• _YOUR INSTRUCTIONS_: Below is a listing. Output every line of it exactly.

• _GIVEN INFORMATION_:

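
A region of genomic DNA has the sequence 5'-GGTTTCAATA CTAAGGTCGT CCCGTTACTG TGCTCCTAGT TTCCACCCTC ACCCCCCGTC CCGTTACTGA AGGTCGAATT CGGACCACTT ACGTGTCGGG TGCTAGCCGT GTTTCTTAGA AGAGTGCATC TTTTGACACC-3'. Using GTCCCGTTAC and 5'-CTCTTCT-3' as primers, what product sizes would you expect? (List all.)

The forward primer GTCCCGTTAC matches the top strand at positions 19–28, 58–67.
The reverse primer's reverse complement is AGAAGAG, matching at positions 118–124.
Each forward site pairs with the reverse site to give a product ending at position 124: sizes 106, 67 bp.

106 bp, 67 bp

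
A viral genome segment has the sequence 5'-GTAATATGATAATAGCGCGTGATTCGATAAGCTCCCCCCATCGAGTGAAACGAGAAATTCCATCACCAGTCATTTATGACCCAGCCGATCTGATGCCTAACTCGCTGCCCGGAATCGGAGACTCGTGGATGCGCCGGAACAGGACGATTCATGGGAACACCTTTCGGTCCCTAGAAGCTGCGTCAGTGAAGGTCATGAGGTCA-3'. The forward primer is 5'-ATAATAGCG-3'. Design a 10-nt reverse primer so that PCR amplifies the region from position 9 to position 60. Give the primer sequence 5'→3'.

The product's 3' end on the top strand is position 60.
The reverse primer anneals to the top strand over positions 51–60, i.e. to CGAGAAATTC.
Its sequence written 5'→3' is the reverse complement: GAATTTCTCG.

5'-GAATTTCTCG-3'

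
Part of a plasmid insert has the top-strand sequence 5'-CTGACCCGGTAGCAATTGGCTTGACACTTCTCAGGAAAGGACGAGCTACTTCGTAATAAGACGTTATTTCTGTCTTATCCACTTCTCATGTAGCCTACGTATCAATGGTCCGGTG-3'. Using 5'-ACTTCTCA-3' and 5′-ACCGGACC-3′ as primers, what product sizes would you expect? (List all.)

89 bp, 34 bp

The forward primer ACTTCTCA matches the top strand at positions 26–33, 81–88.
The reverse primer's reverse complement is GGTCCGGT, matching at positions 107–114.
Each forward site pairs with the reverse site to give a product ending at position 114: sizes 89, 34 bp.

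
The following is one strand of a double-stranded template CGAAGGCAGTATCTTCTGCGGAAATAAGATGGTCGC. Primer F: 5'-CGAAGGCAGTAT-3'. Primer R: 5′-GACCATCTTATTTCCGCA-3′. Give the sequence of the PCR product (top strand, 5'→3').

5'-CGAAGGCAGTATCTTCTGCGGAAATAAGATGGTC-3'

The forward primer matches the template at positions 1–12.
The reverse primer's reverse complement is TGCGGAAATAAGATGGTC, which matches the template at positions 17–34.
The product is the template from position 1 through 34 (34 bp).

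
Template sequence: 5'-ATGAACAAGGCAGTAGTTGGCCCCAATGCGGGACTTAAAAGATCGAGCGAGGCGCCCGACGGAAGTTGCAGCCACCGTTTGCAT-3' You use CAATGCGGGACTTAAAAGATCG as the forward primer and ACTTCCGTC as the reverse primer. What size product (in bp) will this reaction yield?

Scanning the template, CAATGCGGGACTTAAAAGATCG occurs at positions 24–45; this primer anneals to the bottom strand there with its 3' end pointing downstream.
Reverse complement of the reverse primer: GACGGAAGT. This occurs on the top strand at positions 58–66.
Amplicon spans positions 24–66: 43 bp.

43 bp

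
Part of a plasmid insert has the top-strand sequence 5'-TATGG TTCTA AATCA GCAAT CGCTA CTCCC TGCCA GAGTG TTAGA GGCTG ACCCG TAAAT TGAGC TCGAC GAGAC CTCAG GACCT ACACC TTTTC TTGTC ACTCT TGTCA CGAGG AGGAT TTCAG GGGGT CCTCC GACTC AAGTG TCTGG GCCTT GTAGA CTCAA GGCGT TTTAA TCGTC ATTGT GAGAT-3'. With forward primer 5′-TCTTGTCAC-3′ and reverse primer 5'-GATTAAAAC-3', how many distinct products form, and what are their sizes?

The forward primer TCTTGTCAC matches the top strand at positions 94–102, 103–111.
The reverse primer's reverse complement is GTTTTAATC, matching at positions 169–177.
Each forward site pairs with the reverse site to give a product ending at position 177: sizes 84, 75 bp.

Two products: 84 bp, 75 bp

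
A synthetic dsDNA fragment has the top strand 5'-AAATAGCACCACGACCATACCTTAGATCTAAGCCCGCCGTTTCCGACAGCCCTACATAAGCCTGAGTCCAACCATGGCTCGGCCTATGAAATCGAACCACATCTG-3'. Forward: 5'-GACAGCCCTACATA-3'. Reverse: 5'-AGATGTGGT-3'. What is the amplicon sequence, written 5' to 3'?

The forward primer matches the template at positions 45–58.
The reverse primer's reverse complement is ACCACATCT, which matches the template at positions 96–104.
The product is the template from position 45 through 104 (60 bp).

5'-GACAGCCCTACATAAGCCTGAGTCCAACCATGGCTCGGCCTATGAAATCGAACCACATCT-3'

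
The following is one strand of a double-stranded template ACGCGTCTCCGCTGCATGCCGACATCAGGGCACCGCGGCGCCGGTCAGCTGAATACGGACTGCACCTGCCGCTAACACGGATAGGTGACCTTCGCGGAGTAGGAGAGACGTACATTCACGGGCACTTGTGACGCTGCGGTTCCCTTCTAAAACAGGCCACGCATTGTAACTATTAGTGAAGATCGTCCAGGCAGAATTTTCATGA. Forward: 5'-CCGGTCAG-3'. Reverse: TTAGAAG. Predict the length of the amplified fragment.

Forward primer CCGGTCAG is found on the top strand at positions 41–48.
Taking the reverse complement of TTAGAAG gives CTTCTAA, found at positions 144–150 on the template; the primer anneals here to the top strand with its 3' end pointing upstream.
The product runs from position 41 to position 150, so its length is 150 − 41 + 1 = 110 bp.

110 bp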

• _ANSWER TO THIS PROBLEM_:
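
A region of genomic DNA has the sequence 5'-GGTTTCAATA CTAAGGTCGT CCCGTTACTG TGCTCCTAGT TTCCACCCTC ACCCCCCGTC CCGTTACTGA AGGTCGAATT CGGACCACTT ACGTGTCGGG TGCTAGCCGT GTTTCTTAGA AGAGTGCATC TTTTGACACC-3'. Using GTCCCGTTAC and 5'-CTCTTCT-3' as primers, what product sizes would you expect? (List all.)

The forward primer GTCCCGTTAC matches the top strand at positions 19–28, 58–67.
The reverse primer's reverse complement is AGAAGAG, matching at positions 118–124.
Each forward site pairs with the reverse site to give a product ending at position 124: sizes 106, 67 bp.

106 bp, 67 bp

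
A viral genome segment has the sequence 5'-GTAATATGATAATAGCGCGTGATTCGATAAGCTCCCCCCATCGAGTGAAACGAGAAATTCCATCACCAGTCATTTATGACCCAGCCGATCTGATGCCTAACTCGCTGCCCGGAATCGGAGACTCGTGGATGCGCCGGAACAGGACGATTCATGGGAACACCTTTCGGTCCCTAGAAGCTGCGTCAGTGAAGGTCATGAGGTCA-3'. The forward primer is 5'-ATAATAGCG-3'. Design a 10-nt reverse primer so that PCR amplifies the region from position 9 to position 60. Give the primer sequence 5'→3'.

The product's 3' end on the top strand is position 60.
The reverse primer anneals to the top strand over positions 51–60, i.e. to CGAGAAATTC.
Its sequence written 5'→3' is the reverse complement: GAATTTCTCG.

5'-GAATTTCTCG-3'

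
Part of a plasmid insert has the top-strand sequence 5'-CTGACCCGGTAGCAATTGGCTTGACACTTCTCAGGAAAGGACGAGCTACTTCGTAATAAGACGTTATTTCTGTCTTATCCACTTCTCATGTAGCCTACGTATCAATGGTCCGGTG-3'. Using 5'-ACTTCTCA-3' and 5′-ACCGGACC-3′ as primers, what product sizes would you expect? (List all.)

89 bp, 34 bp

The forward primer ACTTCTCA matches the top strand at positions 26–33, 81–88.
The reverse primer's reverse complement is GGTCCGGT, matching at positions 107–114.
Each forward site pairs with the reverse site to give a product ending at position 114: sizes 89, 34 bp.

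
The following is one strand of a double-stranded template CGAAGGCAGTATCTTCTGCGGAAATAAGATGGTCGC. Primer F: 5'-CGAAGGCAGTAT-3'. Primer R: 5′-GACCATCTTATTTCCGCA-3′. Give the sequence of the PCR product (top strand, 5'→3').

5'-CGAAGGCAGTATCTTCTGCGGAAATAAGATGGTC-3'

The forward primer matches the template at positions 1–12.
The reverse primer's reverse complement is TGCGGAAATAAGATGGTC, which matches the template at positions 17–34.
The product is the template from position 1 through 34 (34 bp).

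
Template sequence: 5'-ATGAACAAGGCAGTAGTTGGCCCCAATGCGGGACTTAAAAGATCGAGCGAGGCGCCCGACGGAAGTTGCAGCCACCGTTTGCAT-3' You use CAATGCGGGACTTAAAAGATCG as the forward primer and ACTTCCGTC as the reverse primer. What size product (in bp) will this reaction yield?

Scanning the template, CAATGCGGGACTTAAAAGATCG occurs at positions 24–45; this primer anneals to the bottom strand there with its 3' end pointing downstream.
Reverse complement of the reverse primer: GACGGAAGT. This occurs on the top strand at positions 58–66.
Amplicon spans positions 24–66: 43 bp.

43 bp

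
Part of a plasmid insert has the top-strand sequence 5'-TATGG TTCTA AATCA GCAAT CGCTA CTCCC TGCCA GAGTG TTAGA GGCTG ACCCG TAAAT TGAGC TCGAC GAGAC CTCAG GACCT ACACC TTTTC TTGTC ACTCT TGTCA CGAGG AGGAT TTCAG GGGGT CCTCC GACTC AAGTG TCTGG GCCTT GTAGA CTCAA GGCGT TTTAA TCGTC ATTGT GAGAT-3'. With forward primer 5′-TCTTGTCAC-3′ and reverse primer 5'-GATTAAAAC-3', how many distinct products form, and what are their sizes?

The forward primer TCTTGTCAC matches the top strand at positions 94–102, 103–111.
The reverse primer's reverse complement is GTTTTAATC, matching at positions 169–177.
Each forward site pairs with the reverse site to give a product ending at position 177: sizes 84, 75 bp.

Two products: 84 bp, 75 bp

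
A synthetic dsDNA fragment has the top strand 5'-AAATAGCACCACGACCATACCTTAGATCTAAGCCCGCCGTTTCCGACAGCCCTACATAAGCCTGAGTCCAACCATGGCTCGGCCTATGAAATCGAACCACATCTG-3'. Forward: 5'-GACAGCCCTACATA-3'. Reverse: 5'-AGATGTGGT-3'. What is the amplicon sequence, written 5' to 3'?

The forward primer matches the template at positions 45–58.
The reverse primer's reverse complement is ACCACATCT, which matches the template at positions 96–104.
The product is the template from position 45 through 104 (60 bp).

5'-GACAGCCCTACATAAGCCTGAGTCCAACCATGGCTCGGCCTATGAAATCGAACCACATCT-3'

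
The following is one strand of a double-stranded template ACGCGTCTCCGCTGCATGCCGACATCAGGGCACCGCGGCGCCGGTCAGCTGAATACGGACTGCACCTGCCGCTAACACGGATAGGTGACCTTCGCGGAGTAGGAGAGACGTACATTCACGGGCACTTGTGACGCTGCGGTTCCCTTCTAAAACAGGCCACGCATTGTAACTATTAGTGAAGATCGTCCAGGCAGAATTTTCATGA. Forward: 5'-CCGGTCAG-3'. Reverse: TTAGAAG. Predict the length of the amplified fragment.

Forward primer CCGGTCAG is found on the top strand at positions 41–48.
Taking the reverse complement of TTAGAAG gives CTTCTAA, found at positions 144–150 on the template; the primer anneals here to the top strand with its 3' end pointing upstream.
The product runs from position 41 to position 150, so its length is 150 − 41 + 1 = 110 bp.

110 bp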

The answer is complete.